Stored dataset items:
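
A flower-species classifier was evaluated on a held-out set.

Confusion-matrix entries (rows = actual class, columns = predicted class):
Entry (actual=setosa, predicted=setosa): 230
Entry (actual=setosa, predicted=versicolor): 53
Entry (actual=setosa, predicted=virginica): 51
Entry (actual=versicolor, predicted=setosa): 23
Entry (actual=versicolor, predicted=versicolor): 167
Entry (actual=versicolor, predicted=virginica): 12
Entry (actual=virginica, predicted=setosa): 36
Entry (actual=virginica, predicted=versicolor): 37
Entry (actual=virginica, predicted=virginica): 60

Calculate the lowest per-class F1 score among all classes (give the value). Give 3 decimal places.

Per-class F1 score (2·TP/(2·TP+FP+FN)):
  setosa: TP=230, FP=23+36=59, FN=53+51=104 → 460/623 = 0.7384
  versicolor: TP=167, FP=53+37=90, FN=23+12=35 → 334/459 = 0.7277
  virginica: TP=60, FP=51+12=63, FN=36+37=73 → 120/256 = 0.4688
Lowest is class 'virginica' with F1 score = 0.469.

0.469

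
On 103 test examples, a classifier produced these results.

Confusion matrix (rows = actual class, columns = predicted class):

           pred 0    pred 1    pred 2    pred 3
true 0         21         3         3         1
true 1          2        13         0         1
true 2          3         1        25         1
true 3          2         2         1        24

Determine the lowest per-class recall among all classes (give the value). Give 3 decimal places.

0.750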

**What to work on**.
Filter the records above for lines containing the word "Entry", and copy those lines.

**Written response**.
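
Entry (actual=setosa, predicted=setosa): 230
Entry (actual=setosa, predicted=versicolor): 53
Entry (actual=setosa, predicted=virginica): 51
Entry (actual=versicolor, predicted=setosa): 23
Entry (actual=versicolor, predicted=versicolor): 167
Entry (actual=versicolor, predicted=virginica): 12
Entry (actual=virginica, predicted=setosa): 36
Entry (actual=virginica, predicted=versicolor): 37
Entry (actual=virginica, predicted=virginica): 60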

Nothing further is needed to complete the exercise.